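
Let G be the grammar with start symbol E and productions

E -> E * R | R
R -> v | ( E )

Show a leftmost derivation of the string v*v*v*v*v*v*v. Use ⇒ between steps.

E ⇒ E*R   [E -> E * R]
E*R ⇒ E*R*R   [E -> E * R]
E*R*R ⇒ E*R*R*R   [E -> E * R]
E*R*R*R ⇒ E*R*R*R*R   [E -> E * R]
E*R*R*R*R ⇒ E*R*R*R*R*R   [E -> E * R]
E*R*R*R*R*R ⇒ E*R*R*R*R*R*R   [E -> E * R]
E*R*R*R*R*R*R ⇒ R*R*R*R*R*R*R   [E -> R]
R*R*R*R*R*R*R ⇒ v*R*R*R*R*R*R   [R -> v]
v*R*R*R*R*R*R ⇒ v*v*R*R*R*R*R   [R -> v]
v*v*R*R*R*R*R ⇒ v*v*v*R*R*R*R   [R -> v]
v*v*v*R*R*R*R ⇒ v*v*v*v*R*R*R   [R -> v]
v*v*v*v*R*R*R ⇒ v*v*v*v*v*R*R   [R -> v]
v*v*v*v*v*R*R ⇒ v*v*v*v*v*v*R   [R -> v]
v*v*v*v*v*v*R ⇒ v*v*v*v*v*v*v   [R -> v]

E ⇒ E*R ⇒ E*R*R ⇒ E*R*R*R ⇒ E*R*R*R*R ⇒ E*R*R*R*R*R ⇒ E*R*R*R*R*R*R ⇒ R*R*R*R*R*R*R ⇒ v*R*R*R*R*R*R ⇒ v*v*R*R*R*R*R ⇒ v*v*v*R*R*R*R ⇒ v*v*v*v*R*R*R ⇒ v*v*v*v*v*R*R ⇒ v*v*v*v*v*v*R ⇒ v*v*v*v*v*v*v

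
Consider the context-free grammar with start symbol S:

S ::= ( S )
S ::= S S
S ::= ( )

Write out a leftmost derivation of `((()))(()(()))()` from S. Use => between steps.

S => SS   [S ::= S S]
SS => SSS   [S ::= S S]
SSS => (S)SS   [S ::= ( S )]
(S)SS => ((S))SS   [S ::= ( S )]
((S))SS => ((()))SS   [S ::= ( )]
((()))SS => ((()))(S)S   [S ::= ( S )]
((()))(S)S => ((()))(SS)S   [S ::= S S]
((()))(SS)S => ((()))(()S)S   [S ::= ( )]
((()))(()S)S => ((()))(()(S))S   [S ::= ( S )]
((()))(()(S))S => ((()))(()(()))S   [S ::= ( )]
((()))(()(()))S => ((()))(()(()))()   [S ::= ( )]

S => SS => SSS => (S)SS => ((S))SS => ((()))SS => ((()))(S)S => ((()))(SS)S => ((()))(()S)S => ((()))(()(S))S => ((()))(()(()))S => ((()))(()(()))()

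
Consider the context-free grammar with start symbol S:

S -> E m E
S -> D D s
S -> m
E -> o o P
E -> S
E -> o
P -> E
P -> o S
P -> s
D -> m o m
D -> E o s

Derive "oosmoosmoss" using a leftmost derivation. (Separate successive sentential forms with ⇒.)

S ⇒ DDs ⇒ EosDs ⇒ SosDs ⇒ EmEosDs ⇒ ooPmEosDs ⇒ oosmEosDs ⇒ oosmoosDs ⇒ oosmoosEoss ⇒ oosmoosSoss ⇒ oosmoosmoss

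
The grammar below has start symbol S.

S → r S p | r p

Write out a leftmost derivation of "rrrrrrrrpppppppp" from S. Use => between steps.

S => rSp   [S → r S p]
rSp => rrSpp   [S → r S p]
rrSpp => rrrSppp   [S → r S p]
rrrSppp => rrrrSpppp   [S → r S p]
rrrrSpppp => rrrrrSppppp   [S → r S p]
rrrrrSppppp => rrrrrrSpppppp   [S → r S p]
rrrrrrSpppppp => rrrrrrrSppppppp   [S → r S p]
rrrrrrrSppppppp => rrrrrrrrpppppppp   [S → r p]

S => rSp => rrSpp => rrrSppp => rrrrSpppp => rrrrrSppppp => rrrrrrSpppppp => rrrrrrrSppppppp => rrrrrrrrpppppppp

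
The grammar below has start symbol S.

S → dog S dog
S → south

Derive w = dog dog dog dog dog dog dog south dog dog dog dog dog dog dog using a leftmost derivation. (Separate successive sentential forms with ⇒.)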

══════════════════════════════

Task item: The answer is the data above, retyped exactly in full.

Answer box:
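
Let G be the grammar with start symbol E and productions

E -> E * R | R
R -> v | ( E )

Show a leftmost derivation of the string v*v*v*v*v*v*v. Use ⇒ between steps.

E ⇒ E*R   [E -> E * R]
E*R ⇒ E*R*R   [E -> E * R]
E*R*R ⇒ E*R*R*R   [E -> E * R]
E*R*R*R ⇒ E*R*R*R*R   [E -> E * R]
E*R*R*R*R ⇒ E*R*R*R*R*R   [E -> E * R]
E*R*R*R*R*R ⇒ E*R*R*R*R*R*R   [E -> E * R]
E*R*R*R*R*R*R ⇒ R*R*R*R*R*R*R   [E -> R]
R*R*R*R*R*R*R ⇒ v*R*R*R*R*R*R   [R -> v]
v*R*R*R*R*R*R ⇒ v*v*R*R*R*R*R   [R -> v]
v*v*R*R*R*R*R ⇒ v*v*v*R*R*R*R   [R -> v]
v*v*v*R*R*R*R ⇒ v*v*v*v*R*R*R   [R -> v]
v*v*v*v*R*R*R ⇒ v*v*v*v*v*R*R   [R -> v]
v*v*v*v*v*R*R ⇒ v*v*v*v*v*v*R   [R -> v]
v*v*v*v*v*v*R ⇒ v*v*v*v*v*v*v   [R -> v]

E ⇒ E*R ⇒ E*R*R ⇒ E*R*R*R ⇒ E*R*R*R*R ⇒ E*R*R*R*R*R ⇒ E*R*R*R*R*R*R ⇒ R*R*R*R*R*R*R ⇒ v*R*R*R*R*R*R ⇒ v*v*R*R*R*R*R ⇒ v*v*v*R*R*R*R ⇒ v*v*v*v*R*R*R ⇒ v*v*v*v*v*R*R ⇒ v*v*v*v*v*v*R ⇒ v*v*v*v*v*v*v

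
Consider the context-free grammar with start symbol S:

S ::= ( S )
S ::= S S
S ::= ( )

Write out a leftmost derivation of `((()))(()(()))()` from S. Use => between steps.

S => SS   [S ::= S S]
SS => SSS   [S ::= S S]
SSS => (S)SS   [S ::= ( S )]
(S)SS => ((S))SS   [S ::= ( S )]
((S))SS => ((()))SS   [S ::= ( )]
((()))SS => ((()))(S)S   [S ::= ( S )]
((()))(S)S => ((()))(SS)S   [S ::= S S]
((()))(SS)S => ((()))(()S)S   [S ::= ( )]
((()))(()S)S => ((()))(()(S))S   [S ::= ( S )]
((()))(()(S))S => ((()))(()(()))S   [S ::= ( )]
((()))(()(()))S => ((()))(()(()))()   [S ::= ( )]

S => SS => SSS => (S)SS => ((S))SS => ((()))SS => ((()))(S)S => ((()))(SS)S => ((()))(()S)S => ((()))(()(S))S => ((()))(()(()))S => ((()))(()(()))()

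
Consider the context-free grammar with start symbol S:

S -> E m E
S -> D D s
S -> m
E -> o o P
E -> S
E -> o
P -> E
P -> o S
P -> s
D -> m o m
D -> E o s

Derive "oosmoosmoss" using a leftmost derivation. (Separate successive sentential forms with ⇒.)

S ⇒ DDs ⇒ EosDs ⇒ SosDs ⇒ EmEosDs ⇒ ooPmEosDs ⇒ oosmEosDs ⇒ oosmoosDs ⇒ oosmoosEoss ⇒ oosmoosSoss ⇒ oosmoosmoss

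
The grammar below has start symbol S.

S → r S p | r p

Write out a leftmost derivation of "rrrrrrrrpppppppp" from S. Use => between steps.

S => rSp   [S → r S p]
rSp => rrSpp   [S → r S p]
rrSpp => rrrSppp   [S → r S p]
rrrSppp => rrrrSpppp   [S → r S p]
rrrrSpppp => rrrrrSppppp   [S → r S p]
rrrrrSppppp => rrrrrrSpppppp   [S → r S p]
rrrrrrSpppppp => rrrrrrrSppppppp   [S → r S p]
rrrrrrrSppppppp => rrrrrrrrpppppppp   [S → r p]

S => rSp => rrSpp => rrrSppp => rrrrSpppp => rrrrrSppppp => rrrrrrSpppppp => rrrrrrrSppppppp => rrrrrrrrpppppppp

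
The grammar below has start symbol S.

S → dog S dog
S → south

Derive w = dog dog dog dog dog dog dog south dog dog dog dog dog dog dog using a leftmost derivation. (Separate successive sentential forms with ⇒.)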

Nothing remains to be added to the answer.